TASK PROMPT:
Go through the entries and copy every one exactly.

Dataset entries:
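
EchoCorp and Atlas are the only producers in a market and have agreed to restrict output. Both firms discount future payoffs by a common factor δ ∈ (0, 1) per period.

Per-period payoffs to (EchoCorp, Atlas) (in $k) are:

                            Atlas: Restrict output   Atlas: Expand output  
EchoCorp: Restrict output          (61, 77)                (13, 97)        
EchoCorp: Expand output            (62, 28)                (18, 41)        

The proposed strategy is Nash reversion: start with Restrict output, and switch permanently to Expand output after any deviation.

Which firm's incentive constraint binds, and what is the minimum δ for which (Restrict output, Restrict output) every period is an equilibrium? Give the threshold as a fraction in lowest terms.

EchoCorp's threshold: (62−61)/(62−18) = 1/44.
Atlas's threshold: (97−77)/(97−41) = 5/14.
1/44 < 5/14, so Atlas binds and δ* = 5/14.

Atlas; δ ≥ 5/14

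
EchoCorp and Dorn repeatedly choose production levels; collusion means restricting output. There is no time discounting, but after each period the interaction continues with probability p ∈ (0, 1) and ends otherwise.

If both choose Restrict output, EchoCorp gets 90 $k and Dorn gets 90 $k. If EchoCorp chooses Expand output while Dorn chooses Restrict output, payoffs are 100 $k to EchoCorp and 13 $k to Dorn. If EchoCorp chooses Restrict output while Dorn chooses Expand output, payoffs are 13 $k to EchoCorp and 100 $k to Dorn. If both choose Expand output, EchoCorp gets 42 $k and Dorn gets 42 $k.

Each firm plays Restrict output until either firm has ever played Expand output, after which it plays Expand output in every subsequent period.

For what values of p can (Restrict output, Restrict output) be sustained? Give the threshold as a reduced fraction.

With no time discounting, the continuation probability p plays the role of the discount factor.
Grim-trigger IC: 90/(1−p) ≥ 100 + 42p/(1−p) ⇒ p ≥ (100−90)/(100−42) = 5/29.

5/29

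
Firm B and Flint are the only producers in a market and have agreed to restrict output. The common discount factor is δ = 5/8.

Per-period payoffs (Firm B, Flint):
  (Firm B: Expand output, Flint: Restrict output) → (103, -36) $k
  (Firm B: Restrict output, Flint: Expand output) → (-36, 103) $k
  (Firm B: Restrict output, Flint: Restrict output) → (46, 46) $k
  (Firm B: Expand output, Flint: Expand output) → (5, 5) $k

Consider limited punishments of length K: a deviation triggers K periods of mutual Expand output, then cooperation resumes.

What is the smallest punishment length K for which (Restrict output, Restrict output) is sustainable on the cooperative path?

No profitable deviation requires (46−5)(δ+…+δ^K) ≥ 103−46, i.e. δ+…+δ^K ≥ 57/41 ≈ 1.3902.
With δ = 5/8, the partial sums are K=1: 0.6250, K=2: 1.0156, K=3: 1.2598, K=4: 1.4124.
K = 4 is the first length at which the sum reaches 1.3902.

4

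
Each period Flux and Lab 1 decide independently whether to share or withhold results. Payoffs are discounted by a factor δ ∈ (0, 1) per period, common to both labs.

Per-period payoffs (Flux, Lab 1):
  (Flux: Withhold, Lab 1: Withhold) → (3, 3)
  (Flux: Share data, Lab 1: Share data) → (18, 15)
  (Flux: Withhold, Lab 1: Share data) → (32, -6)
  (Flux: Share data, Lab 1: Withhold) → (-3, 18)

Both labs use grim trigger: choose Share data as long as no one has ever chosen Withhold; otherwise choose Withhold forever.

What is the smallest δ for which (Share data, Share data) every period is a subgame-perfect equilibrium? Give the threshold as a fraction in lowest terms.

14/29

Flux: cooperation gives 18 each period; deviation gives 32 once then 3 forever.
  18/(1−δ) ≥ 32 + 3δ/(1−δ) ⇒ δ ≥ 14/29.
Lab 1: cooperation gives 15 each period; deviation gives 18 once then 3 forever.
  δ ≥ 3/15 = 1/5.
Both must hold, so the binding constraint is Flux's: δ ≥ 14/29.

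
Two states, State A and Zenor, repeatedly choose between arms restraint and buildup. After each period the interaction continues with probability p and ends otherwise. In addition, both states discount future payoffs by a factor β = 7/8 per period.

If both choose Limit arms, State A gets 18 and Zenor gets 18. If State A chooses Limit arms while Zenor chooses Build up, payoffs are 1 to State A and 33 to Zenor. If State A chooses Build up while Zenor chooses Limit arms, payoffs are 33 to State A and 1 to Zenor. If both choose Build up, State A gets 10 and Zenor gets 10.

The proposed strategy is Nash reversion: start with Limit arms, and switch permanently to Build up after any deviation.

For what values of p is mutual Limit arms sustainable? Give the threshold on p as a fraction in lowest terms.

120/161

With continuation probability p and discount β, the effective per-period discount factor is βp.
Grim-trigger IC: βp ≥ (33−18)/(33−10) = 15/23.
So p ≥ (15/23)/(7/8) = 120/161.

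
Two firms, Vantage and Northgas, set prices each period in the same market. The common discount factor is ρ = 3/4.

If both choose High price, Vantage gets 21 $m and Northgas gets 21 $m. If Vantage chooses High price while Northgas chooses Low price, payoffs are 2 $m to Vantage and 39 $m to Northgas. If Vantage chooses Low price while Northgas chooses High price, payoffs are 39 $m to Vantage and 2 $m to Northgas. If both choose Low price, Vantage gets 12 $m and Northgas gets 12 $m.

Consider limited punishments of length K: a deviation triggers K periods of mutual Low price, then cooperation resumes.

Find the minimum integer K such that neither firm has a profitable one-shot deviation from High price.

4

No profitable deviation requires (21−12)(ρ+…+ρ^K) ≥ 39−21, i.e. ρ+…+ρ^K ≥ 2 ≈ 2.0000.
With ρ = 3/4, the partial sums are K=1: 0.7500, K=2: 1.3125, K=3: 1.7344, K=4: 2.0508.
K = 4 is the first length at which the sum reaches 2.0000.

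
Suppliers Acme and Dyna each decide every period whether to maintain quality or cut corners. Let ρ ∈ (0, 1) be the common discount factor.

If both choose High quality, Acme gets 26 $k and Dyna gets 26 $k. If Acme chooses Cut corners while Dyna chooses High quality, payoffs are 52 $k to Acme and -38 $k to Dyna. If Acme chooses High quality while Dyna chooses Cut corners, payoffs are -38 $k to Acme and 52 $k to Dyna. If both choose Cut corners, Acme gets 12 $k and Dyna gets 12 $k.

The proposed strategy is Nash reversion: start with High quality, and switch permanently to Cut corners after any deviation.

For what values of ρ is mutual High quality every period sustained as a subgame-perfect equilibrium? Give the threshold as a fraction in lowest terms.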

EXERCISE OUTPUT:
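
EchoCorp and Atlas are the only producers in a market and have agreed to restrict output. Both firms discount future payoffs by a common factor δ ∈ (0, 1) per period.

Per-period payoffs to (EchoCorp, Atlas) (in $k) are:

                            Atlas: Restrict output   Atlas: Expand output  
EchoCorp: Restrict output          (61, 77)                (13, 97)        
EchoCorp: Expand output            (62, 28)                (18, 41)        

The proposed strategy is Nash reversion: start with Restrict output, and switch permanently to Expand output after any deviation.

Which firm's incentive constraint binds, and what is the minimum δ for which (Restrict output, Restrict output) every period is an equilibrium? Give the threshold as a fraction in lowest terms.

EchoCorp's threshold: (62−61)/(62−18) = 1/44.
Atlas's threshold: (97−77)/(97−41) = 5/14.
1/44 < 5/14, so Atlas binds and δ* = 5/14.

Atlas; δ ≥ 5/14

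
EchoCorp and Dorn repeatedly choose production levels; collusion means restricting output. There is no time discounting, but after each period the interaction continues with probability p ∈ (0, 1) and ends otherwise.

If both choose Restrict output, EchoCorp gets 90 $k and Dorn gets 90 $k. If EchoCorp chooses Expand output while Dorn chooses Restrict output, payoffs are 100 $k to EchoCorp and 13 $k to Dorn. If EchoCorp chooses Restrict output while Dorn chooses Expand output, payoffs are 13 $k to EchoCorp and 100 $k to Dorn. If both choose Expand output, EchoCorp gets 42 $k and Dorn gets 42 $k.

Each firm plays Restrict output until either firm has ever played Expand output, after which it plays Expand output in every subsequent period.

For what values of p can (Restrict output, Restrict output) be sustained? Give the threshold as a reduced fraction.

With no time discounting, the continuation probability p plays the role of the discount factor.
Grim-trigger IC: 90/(1−p) ≥ 100 + 42p/(1−p) ⇒ p ≥ (100−90)/(100−42) = 5/29.

5/29

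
Firm B and Flint are the only producers in a market and have agreed to restrict output. The common discount factor is δ = 5/8.

Per-period payoffs (Firm B, Flint):
  (Firm B: Expand output, Flint: Restrict output) → (103, -36) $k
  (Firm B: Restrict output, Flint: Expand output) → (-36, 103) $k
  (Firm B: Restrict output, Flint: Restrict output) → (46, 46) $k
  (Firm B: Expand output, Flint: Expand output) → (5, 5) $k

Consider limited punishments of length K: a deviation triggers K periods of mutual Expand output, then cooperation resumes.

What is the smallest punishment length K for which (Restrict output, Restrict output) is sustainable on the cooperative path?

No profitable deviation requires (46−5)(δ+…+δ^K) ≥ 103−46, i.e. δ+…+δ^K ≥ 57/41 ≈ 1.3902.
With δ = 5/8, the partial sums are K=1: 0.6250, K=2: 1.0156, K=3: 1.2598, K=4: 1.4124.
K = 4 is the first length at which the sum reaches 1.3902.

4

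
Each period Flux and Lab 1 decide independently whether to share or withhold results. Payoffs are discounted by a factor δ ∈ (0, 1) per period, common to both labs.

Per-period payoffs (Flux, Lab 1):
  (Flux: Withhold, Lab 1: Withhold) → (3, 3)
  (Flux: Share data, Lab 1: Share data) → (18, 15)
  (Flux: Withhold, Lab 1: Share data) → (32, -6)
  (Flux: Share data, Lab 1: Withhold) → (-3, 18)

Both labs use grim trigger: choose Share data as long as no one has ever chosen Withhold; otherwise choose Withhold forever.

What is the smallest δ for which (Share data, Share data) every period is a subgame-perfect equilibrium? Give the threshold as a fraction in lowest terms.

14/29

Flux: cooperation gives 18 each period; deviation gives 32 once then 3 forever.
  18/(1−δ) ≥ 32 + 3δ/(1−δ) ⇒ δ ≥ 14/29.
Lab 1: cooperation gives 15 each period; deviation gives 18 once then 3 forever.
  δ ≥ 3/15 = 1/5.
Both must hold, so the binding constraint is Flux's: δ ≥ 14/29.

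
Two states, State A and Zenor, repeatedly choose between arms restraint and buildup. After each period the interaction continues with probability p and ends otherwise. In addition, both states discount future payoffs by a factor β = 7/8 per period.

If both choose Limit arms, State A gets 18 and Zenor gets 18. If State A chooses Limit arms while Zenor chooses Build up, payoffs are 1 to State A and 33 to Zenor. If State A chooses Build up while Zenor chooses Limit arms, payoffs are 33 to State A and 1 to Zenor. If both choose Build up, State A gets 10 and Zenor gets 10.

The proposed strategy is Nash reversion: start with Limit arms, and switch permanently to Build up after any deviation.

For what values of p is mutual Limit arms sustainable? Give the threshold on p as a fraction in lowest terms.

120/161

With continuation probability p and discount β, the effective per-period discount factor is βp.
Grim-trigger IC: βp ≥ (33−18)/(33−10) = 15/23.
So p ≥ (15/23)/(7/8) = 120/161.

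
Two firms, Vantage and Northgas, set prices each period in the same market. The common discount factor is ρ = 3/4.

If both choose High price, Vantage gets 21 $m and Northgas gets 21 $m. If Vantage chooses High price while Northgas chooses Low price, payoffs are 2 $m to Vantage and 39 $m to Northgas. If Vantage chooses Low price while Northgas chooses High price, payoffs are 39 $m to Vantage and 2 $m to Northgas. If both choose Low price, Vantage gets 12 $m and Northgas gets 12 $m.

Consider limited punishments of length K: a deviation triggers K periods of mutual Low price, then cooperation resumes.

Find the minimum integer K such that neither firm has a profitable one-shot deviation from High price.

4

No profitable deviation requires (21−12)(ρ+…+ρ^K) ≥ 39−21, i.e. ρ+…+ρ^K ≥ 2 ≈ 2.0000.
With ρ = 3/4, the partial sums are K=1: 0.7500, K=2: 1.3125, K=3: 1.7344, K=4: 2.0508.
K = 4 is the first length at which the sum reaches 2.0000.

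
Suppliers Acme and Dyna each decide every period whether to maintain quality or cut corners. Let ρ ∈ (0, 1) be the common discount factor.

If both choose High quality, Acme gets 26 $k and Dyna gets 26 $k. If Acme chooses Cut corners while Dyna chooses High quality, payoffs are 52 $k to Acme and -38 $k to Dyna. If Acme chooses High quality while Dyna chooses Cut corners, payoffs are -38 $k to Acme and 52 $k to Dyna. If both choose Cut corners, Acme gets 12 $k and Dyna gets 12 $k.

The proposed strategy is Nash reversion: start with High quality, and switch permanently to Cut corners after any deviation.

For what values of ρ is mutual High quality every period sustained as a subgame-perfect equilibrium? Give the threshold as a fraction in lowest terms.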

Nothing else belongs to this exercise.